◆ Directions: Instruction for the entries that follow: retype exactly the lines from the line with "3. [order #3] limit_sell(price=97, qty=1)" to the line with "7. [order #7] limit_sell(price=100, qty=6)", both included, and omit all others.

◆ Available records:
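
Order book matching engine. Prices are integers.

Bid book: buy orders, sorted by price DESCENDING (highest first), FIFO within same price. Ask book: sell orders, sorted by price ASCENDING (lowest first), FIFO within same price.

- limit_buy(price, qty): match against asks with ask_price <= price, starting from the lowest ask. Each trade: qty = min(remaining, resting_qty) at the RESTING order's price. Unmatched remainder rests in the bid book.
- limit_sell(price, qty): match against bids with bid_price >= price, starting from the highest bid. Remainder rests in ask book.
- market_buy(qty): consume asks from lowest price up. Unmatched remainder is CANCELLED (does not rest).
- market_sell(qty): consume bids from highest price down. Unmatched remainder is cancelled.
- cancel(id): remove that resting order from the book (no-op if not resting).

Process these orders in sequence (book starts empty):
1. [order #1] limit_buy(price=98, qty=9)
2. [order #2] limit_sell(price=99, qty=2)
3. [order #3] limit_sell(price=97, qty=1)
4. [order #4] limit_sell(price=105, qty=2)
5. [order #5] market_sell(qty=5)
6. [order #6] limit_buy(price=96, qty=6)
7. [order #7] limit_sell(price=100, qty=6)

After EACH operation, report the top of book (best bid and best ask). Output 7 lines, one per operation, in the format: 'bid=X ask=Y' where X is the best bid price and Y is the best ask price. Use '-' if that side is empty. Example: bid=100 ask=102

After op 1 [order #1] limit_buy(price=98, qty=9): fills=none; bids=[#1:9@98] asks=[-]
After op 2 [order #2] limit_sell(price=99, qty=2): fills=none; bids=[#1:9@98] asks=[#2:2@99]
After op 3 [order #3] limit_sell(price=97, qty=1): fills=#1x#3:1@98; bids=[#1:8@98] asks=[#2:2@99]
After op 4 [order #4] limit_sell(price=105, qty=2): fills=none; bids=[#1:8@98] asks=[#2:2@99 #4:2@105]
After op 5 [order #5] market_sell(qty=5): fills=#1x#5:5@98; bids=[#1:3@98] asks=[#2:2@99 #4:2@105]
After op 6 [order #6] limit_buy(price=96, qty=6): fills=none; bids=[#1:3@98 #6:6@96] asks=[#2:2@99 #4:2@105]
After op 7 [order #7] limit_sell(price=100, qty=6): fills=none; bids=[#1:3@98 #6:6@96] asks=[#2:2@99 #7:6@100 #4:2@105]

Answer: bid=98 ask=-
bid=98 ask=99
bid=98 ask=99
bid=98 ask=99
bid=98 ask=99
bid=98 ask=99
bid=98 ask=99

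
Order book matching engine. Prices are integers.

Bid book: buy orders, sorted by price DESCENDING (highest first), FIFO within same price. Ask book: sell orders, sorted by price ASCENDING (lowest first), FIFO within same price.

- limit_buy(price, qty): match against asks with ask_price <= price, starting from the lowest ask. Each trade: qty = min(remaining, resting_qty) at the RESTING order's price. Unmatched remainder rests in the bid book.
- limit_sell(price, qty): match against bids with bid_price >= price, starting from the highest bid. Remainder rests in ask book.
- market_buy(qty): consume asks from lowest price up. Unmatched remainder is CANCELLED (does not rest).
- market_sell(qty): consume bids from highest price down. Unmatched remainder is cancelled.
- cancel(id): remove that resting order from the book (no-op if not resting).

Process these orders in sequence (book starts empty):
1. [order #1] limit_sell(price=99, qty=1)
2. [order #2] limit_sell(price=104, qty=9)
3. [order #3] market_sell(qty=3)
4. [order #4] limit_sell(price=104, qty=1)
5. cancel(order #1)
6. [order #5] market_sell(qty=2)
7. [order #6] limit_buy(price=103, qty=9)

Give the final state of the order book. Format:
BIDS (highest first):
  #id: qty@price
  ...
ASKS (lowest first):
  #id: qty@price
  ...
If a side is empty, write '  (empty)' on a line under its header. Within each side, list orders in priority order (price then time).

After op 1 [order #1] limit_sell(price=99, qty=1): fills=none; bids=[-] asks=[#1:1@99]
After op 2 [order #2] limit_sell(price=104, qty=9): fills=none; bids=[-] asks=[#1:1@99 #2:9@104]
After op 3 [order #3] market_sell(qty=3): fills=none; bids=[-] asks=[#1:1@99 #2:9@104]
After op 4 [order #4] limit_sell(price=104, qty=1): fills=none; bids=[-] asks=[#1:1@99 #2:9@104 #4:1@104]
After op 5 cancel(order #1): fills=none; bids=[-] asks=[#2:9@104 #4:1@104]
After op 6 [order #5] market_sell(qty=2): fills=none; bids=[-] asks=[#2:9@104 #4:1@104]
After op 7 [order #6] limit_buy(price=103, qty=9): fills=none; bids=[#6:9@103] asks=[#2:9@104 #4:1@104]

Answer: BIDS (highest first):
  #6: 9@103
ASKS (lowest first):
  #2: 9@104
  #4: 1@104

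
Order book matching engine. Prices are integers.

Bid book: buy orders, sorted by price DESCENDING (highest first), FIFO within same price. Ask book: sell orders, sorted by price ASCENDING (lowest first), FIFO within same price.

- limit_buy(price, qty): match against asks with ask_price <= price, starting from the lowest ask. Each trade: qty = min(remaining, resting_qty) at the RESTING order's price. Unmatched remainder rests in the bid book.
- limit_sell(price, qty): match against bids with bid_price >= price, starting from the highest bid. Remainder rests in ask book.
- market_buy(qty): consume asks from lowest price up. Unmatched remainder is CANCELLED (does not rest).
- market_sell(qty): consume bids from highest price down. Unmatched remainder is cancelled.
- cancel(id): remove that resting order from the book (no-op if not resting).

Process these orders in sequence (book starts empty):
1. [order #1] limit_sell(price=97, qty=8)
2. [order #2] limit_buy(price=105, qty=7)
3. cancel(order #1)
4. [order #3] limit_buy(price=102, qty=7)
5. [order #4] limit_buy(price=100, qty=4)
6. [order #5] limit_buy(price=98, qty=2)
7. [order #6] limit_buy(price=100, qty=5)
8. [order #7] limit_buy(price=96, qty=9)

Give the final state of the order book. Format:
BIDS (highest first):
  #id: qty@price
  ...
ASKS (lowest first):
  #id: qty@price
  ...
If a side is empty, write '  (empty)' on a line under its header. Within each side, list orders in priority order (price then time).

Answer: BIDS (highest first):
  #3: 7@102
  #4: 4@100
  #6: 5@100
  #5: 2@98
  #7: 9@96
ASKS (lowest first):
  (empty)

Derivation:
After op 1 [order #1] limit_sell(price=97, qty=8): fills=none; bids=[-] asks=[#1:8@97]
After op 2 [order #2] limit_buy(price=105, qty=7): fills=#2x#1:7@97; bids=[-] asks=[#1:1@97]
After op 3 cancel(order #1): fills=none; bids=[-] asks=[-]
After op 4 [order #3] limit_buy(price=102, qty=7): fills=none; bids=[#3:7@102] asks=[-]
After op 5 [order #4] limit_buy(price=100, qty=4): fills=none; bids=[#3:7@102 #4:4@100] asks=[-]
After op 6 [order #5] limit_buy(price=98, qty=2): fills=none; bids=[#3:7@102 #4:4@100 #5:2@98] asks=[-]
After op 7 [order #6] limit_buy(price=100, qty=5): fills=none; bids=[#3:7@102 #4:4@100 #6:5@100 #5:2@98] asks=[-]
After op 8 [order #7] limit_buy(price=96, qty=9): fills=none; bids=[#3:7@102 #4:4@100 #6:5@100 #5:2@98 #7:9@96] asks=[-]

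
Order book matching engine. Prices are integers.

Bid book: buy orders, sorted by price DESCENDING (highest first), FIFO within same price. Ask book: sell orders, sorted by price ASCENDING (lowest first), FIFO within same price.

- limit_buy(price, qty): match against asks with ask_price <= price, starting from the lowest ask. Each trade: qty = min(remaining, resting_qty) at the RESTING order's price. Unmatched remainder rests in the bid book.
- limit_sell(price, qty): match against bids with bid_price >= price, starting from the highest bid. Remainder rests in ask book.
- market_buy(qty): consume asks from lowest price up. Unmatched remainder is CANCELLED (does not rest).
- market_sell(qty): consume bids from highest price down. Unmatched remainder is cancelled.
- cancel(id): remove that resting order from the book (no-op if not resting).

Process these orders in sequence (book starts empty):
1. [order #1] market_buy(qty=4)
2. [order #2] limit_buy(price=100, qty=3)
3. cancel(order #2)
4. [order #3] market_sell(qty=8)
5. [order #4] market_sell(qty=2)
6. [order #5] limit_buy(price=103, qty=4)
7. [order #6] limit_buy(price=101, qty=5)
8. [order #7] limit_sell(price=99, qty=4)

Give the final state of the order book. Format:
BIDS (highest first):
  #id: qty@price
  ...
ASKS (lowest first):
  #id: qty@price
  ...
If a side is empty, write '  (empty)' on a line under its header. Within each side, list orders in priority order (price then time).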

--

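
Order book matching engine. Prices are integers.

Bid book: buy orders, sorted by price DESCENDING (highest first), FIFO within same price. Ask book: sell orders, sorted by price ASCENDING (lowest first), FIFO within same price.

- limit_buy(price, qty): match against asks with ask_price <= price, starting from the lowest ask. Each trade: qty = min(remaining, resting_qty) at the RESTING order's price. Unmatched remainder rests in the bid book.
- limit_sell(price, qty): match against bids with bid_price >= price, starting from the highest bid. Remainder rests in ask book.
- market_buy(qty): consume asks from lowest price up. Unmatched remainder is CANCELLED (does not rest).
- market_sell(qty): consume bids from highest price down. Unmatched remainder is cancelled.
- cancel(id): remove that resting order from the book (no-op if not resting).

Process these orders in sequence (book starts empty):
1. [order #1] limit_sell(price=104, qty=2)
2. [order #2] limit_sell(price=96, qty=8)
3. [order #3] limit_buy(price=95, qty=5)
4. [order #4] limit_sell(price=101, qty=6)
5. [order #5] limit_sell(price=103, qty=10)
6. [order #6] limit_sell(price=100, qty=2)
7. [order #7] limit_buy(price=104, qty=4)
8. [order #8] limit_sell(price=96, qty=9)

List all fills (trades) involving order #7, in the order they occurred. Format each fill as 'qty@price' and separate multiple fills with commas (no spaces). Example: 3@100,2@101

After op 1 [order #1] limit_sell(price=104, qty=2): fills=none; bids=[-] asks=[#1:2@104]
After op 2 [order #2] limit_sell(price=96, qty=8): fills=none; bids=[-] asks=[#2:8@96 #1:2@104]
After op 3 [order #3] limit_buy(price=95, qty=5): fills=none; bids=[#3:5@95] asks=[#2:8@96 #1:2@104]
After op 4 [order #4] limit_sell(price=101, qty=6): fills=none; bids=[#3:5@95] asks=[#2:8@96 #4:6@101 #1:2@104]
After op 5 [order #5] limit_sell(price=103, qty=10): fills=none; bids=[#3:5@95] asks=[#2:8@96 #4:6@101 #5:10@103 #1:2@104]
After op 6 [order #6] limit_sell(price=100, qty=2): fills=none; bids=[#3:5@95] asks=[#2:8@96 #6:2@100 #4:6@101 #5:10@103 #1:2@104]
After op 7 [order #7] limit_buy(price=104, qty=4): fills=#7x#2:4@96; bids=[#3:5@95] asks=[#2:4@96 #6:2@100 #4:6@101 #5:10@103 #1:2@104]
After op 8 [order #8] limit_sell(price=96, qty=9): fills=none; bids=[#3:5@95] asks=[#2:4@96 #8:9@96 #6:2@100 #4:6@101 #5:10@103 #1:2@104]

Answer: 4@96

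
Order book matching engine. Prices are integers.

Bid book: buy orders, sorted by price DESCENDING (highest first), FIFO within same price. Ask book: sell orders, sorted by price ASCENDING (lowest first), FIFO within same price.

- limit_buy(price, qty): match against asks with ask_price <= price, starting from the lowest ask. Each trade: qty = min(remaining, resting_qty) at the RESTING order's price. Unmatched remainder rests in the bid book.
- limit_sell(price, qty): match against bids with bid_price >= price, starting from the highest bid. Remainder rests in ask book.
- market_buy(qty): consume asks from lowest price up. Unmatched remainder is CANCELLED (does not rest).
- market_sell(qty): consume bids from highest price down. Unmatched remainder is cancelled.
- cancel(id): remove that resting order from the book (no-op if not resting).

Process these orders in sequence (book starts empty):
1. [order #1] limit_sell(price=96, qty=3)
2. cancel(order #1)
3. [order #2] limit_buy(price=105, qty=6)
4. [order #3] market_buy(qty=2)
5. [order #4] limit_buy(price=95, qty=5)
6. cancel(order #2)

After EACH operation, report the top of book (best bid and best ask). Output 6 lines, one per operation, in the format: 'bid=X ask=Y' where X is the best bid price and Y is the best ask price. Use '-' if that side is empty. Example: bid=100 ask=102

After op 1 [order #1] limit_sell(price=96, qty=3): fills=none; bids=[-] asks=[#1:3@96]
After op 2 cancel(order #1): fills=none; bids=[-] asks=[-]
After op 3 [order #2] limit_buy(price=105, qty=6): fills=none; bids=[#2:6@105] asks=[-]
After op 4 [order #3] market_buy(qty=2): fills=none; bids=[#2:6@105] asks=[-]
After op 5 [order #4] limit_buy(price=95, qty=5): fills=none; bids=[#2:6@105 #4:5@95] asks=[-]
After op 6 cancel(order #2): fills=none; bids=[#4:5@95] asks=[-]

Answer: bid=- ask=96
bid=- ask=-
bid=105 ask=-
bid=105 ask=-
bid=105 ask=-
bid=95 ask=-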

◆ Solution to the problem:
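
3. [order #3] limit_sell(price=97, qty=1)
4. [order #4] limit_sell(price=105, qty=2)
5. [order #5] market_sell(qty=5)
6. [order #6] limit_buy(price=96, qty=6)
7. [order #7] limit_sell(price=100, qty=6)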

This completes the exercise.